--- RECORD SET ---
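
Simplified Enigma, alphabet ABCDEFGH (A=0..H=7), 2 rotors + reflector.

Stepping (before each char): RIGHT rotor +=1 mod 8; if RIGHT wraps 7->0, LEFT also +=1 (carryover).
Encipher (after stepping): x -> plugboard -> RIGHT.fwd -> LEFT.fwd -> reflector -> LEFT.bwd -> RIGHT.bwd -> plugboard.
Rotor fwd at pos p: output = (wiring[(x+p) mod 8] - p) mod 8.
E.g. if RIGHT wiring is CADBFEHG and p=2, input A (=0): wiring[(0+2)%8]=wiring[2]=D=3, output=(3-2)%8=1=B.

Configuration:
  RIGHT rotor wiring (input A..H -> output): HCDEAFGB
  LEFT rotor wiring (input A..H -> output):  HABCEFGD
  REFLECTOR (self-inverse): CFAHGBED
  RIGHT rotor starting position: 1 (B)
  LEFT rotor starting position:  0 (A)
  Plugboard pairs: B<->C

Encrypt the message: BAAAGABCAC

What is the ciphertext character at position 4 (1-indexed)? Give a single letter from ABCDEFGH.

Char 1 ('B'): step: R->2, L=0; B->plug->C->R->G->L->G->refl->E->L'->E->R'->E->plug->E
Char 2 ('A'): step: R->3, L=0; A->plug->A->R->B->L->A->refl->C->L'->D->R'->D->plug->D
Char 3 ('A'): step: R->4, L=0; A->plug->A->R->E->L->E->refl->G->L'->G->R'->F->plug->F
Char 4 ('A'): step: R->5, L=0; A->plug->A->R->A->L->H->refl->D->L'->H->R'->G->plug->G

G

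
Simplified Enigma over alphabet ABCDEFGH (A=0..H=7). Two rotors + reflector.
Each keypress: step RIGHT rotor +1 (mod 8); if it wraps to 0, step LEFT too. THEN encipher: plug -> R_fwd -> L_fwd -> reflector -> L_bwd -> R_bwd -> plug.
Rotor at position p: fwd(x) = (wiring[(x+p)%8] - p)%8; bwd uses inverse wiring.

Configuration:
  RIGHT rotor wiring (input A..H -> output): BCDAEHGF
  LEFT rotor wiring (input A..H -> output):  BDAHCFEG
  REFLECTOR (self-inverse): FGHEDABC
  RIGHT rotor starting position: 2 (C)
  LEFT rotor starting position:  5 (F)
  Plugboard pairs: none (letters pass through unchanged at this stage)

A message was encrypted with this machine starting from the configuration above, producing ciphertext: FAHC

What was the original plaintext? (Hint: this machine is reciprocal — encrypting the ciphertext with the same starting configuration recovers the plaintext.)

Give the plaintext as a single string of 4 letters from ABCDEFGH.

Char 1 ('F'): step: R->3, L=5; F->plug->F->R->G->L->C->refl->H->L'->B->R'->B->plug->B
Char 2 ('A'): step: R->4, L=5; A->plug->A->R->A->L->A->refl->F->L'->H->R'->G->plug->G
Char 3 ('H'): step: R->5, L=5; H->plug->H->R->H->L->F->refl->A->L'->A->R'->C->plug->C
Char 4 ('C'): step: R->6, L=5; C->plug->C->R->D->L->E->refl->D->L'->F->R'->E->plug->E

Answer: BGCE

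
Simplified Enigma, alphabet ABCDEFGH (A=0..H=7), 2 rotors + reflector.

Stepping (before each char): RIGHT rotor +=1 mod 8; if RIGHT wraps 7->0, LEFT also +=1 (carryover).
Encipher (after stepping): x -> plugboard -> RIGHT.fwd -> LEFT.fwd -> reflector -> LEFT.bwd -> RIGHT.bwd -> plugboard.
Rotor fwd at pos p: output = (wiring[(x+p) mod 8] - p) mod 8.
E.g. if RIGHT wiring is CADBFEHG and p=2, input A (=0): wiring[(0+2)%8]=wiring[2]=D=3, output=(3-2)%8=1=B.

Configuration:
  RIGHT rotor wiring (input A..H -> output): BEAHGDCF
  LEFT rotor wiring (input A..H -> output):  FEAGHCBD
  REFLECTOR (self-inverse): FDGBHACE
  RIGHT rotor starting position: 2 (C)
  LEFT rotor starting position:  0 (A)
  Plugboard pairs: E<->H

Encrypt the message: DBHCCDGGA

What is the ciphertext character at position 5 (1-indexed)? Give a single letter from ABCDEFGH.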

--- TASK ---
Transcribe the records above with every character unchanged.

--- FINISHED TASK ---
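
Simplified Enigma, alphabet ABCDEFGH (A=0..H=7), 2 rotors + reflector.

Stepping (before each char): RIGHT rotor +=1 mod 8; if RIGHT wraps 7->0, LEFT also +=1 (carryover).
Encipher (after stepping): x -> plugboard -> RIGHT.fwd -> LEFT.fwd -> reflector -> LEFT.bwd -> RIGHT.bwd -> plugboard.
Rotor fwd at pos p: output = (wiring[(x+p) mod 8] - p) mod 8.
E.g. if RIGHT wiring is CADBFEHG and p=2, input A (=0): wiring[(0+2)%8]=wiring[2]=D=3, output=(3-2)%8=1=B.

Configuration:
  RIGHT rotor wiring (input A..H -> output): HCDEAFGB
  LEFT rotor wiring (input A..H -> output):  HABCEFGD
  REFLECTOR (self-inverse): CFAHGBED
  RIGHT rotor starting position: 1 (B)
  LEFT rotor starting position:  0 (A)
  Plugboard pairs: B<->C

Encrypt the message: BAAAGABCAC

What is the ciphertext character at position 4 (1-indexed)? Give a single letter from ABCDEFGH.

Char 1 ('B'): step: R->2, L=0; B->plug->C->R->G->L->G->refl->E->L'->E->R'->E->plug->E
Char 2 ('A'): step: R->3, L=0; A->plug->A->R->B->L->A->refl->C->L'->D->R'->D->plug->D
Char 3 ('A'): step: R->4, L=0; A->plug->A->R->E->L->E->refl->G->L'->G->R'->F->plug->F
Char 4 ('A'): step: R->5, L=0; A->plug->A->R->A->L->H->refl->D->L'->H->R'->G->plug->G

G

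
Simplified Enigma over alphabet ABCDEFGH (A=0..H=7). Two rotors + reflector.
Each keypress: step RIGHT rotor +1 (mod 8); if it wraps to 0, step LEFT too. THEN encipher: plug -> R_fwd -> L_fwd -> reflector -> L_bwd -> R_bwd -> plug.
Rotor at position p: fwd(x) = (wiring[(x+p)%8] - p)%8; bwd uses inverse wiring.

Configuration:
  RIGHT rotor wiring (input A..H -> output): BCDAEHGF
  LEFT rotor wiring (input A..H -> output):  BDAHCFEG
  REFLECTOR (self-inverse): FGHEDABC
  RIGHT rotor starting position: 2 (C)
  LEFT rotor starting position:  5 (F)
  Plugboard pairs: none (letters pass through unchanged at this stage)

A message was encrypted with this machine starting from the configuration above, producing ciphertext: FAHC

What was the original plaintext? (Hint: this machine is reciprocal — encrypting the ciphertext with the same starting configuration recovers the plaintext.)

Give the plaintext as a single string of 4 letters from ABCDEFGH.

Char 1 ('F'): step: R->3, L=5; F->plug->F->R->G->L->C->refl->H->L'->B->R'->B->plug->B
Char 2 ('A'): step: R->4, L=5; A->plug->A->R->A->L->A->refl->F->L'->H->R'->G->plug->G
Char 3 ('H'): step: R->5, L=5; H->plug->H->R->H->L->F->refl->A->L'->A->R'->C->plug->C
Char 4 ('C'): step: R->6, L=5; C->plug->C->R->D->L->E->refl->D->L'->F->R'->E->plug->E

Answer: BGCE

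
Simplified Enigma, alphabet ABCDEFGH (A=0..H=7), 2 rotors + reflector.

Stepping (before each char): RIGHT rotor +=1 mod 8; if RIGHT wraps 7->0, LEFT also +=1 (carryover).
Encipher (after stepping): x -> plugboard -> RIGHT.fwd -> LEFT.fwd -> reflector -> LEFT.bwd -> RIGHT.bwd -> plugboard.
Rotor fwd at pos p: output = (wiring[(x+p) mod 8] - p) mod 8.
E.g. if RIGHT wiring is CADBFEHG and p=2, input A (=0): wiring[(0+2)%8]=wiring[2]=D=3, output=(3-2)%8=1=B.

Configuration:
  RIGHT rotor wiring (input A..H -> output): BEAHGDCF
  LEFT rotor wiring (input A..H -> output):  FEAGHCBD
  REFLECTOR (self-inverse): FDGBHACE
  RIGHT rotor starting position: 2 (C)
  LEFT rotor starting position:  0 (A)
  Plugboard pairs: E<->H

Encrypt the message: DBHCCDGGA

What is the ciphertext character at position 5 (1-indexed)? Give a single letter from ABCDEFGH.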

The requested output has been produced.